[[ Information supplied open ]]
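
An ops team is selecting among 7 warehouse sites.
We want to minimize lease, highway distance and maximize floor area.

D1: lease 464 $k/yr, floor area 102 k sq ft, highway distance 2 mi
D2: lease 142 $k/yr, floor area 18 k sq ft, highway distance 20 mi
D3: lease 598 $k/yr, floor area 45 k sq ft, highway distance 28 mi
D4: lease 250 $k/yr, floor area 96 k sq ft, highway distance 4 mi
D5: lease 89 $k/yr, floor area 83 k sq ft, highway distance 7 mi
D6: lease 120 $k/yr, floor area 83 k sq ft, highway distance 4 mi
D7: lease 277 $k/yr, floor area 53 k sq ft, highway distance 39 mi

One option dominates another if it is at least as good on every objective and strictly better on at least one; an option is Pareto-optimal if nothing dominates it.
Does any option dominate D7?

Yes

D4 vs D7: lease 250≤277, floor area 96≥53, highway distance 4≤39 — D4 is at least as good on every objective and strictly better on at least one, so D4 dominates D7.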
[[ Information supplied closed ]]
Exercise instructions: Every entry shown earlier is to be returned exactly, line for line.

Written solution:
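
An ops team is selecting among 7 warehouse sites.
We want to minimize lease, highway distance and maximize floor area.

D1: lease 464 $k/yr, floor area 102 k sq ft, highway distance 2 mi
D2: lease 142 $k/yr, floor area 18 k sq ft, highway distance 20 mi
D3: lease 598 $k/yr, floor area 45 k sq ft, highway distance 28 mi
D4: lease 250 $k/yr, floor area 96 k sq ft, highway distance 4 mi
D5: lease 89 $k/yr, floor area 83 k sq ft, highway distance 7 mi
D6: lease 120 $k/yr, floor area 83 k sq ft, highway distance 4 mi
D7: lease 277 $k/yr, floor area 53 k sq ft, highway distance 39 mi

One option dominates another if it is at least as good on every objective and strictly better on at least one; an option is Pareto-optimal if nothing dominates it.
Does any option dominate D7?

Yes

D4 vs D7: lease 250≤277, floor area 96≥53, highway distance 4≤39 — D4 is at least as good on every objective and strictly better on at least one, so D4 dominates D7.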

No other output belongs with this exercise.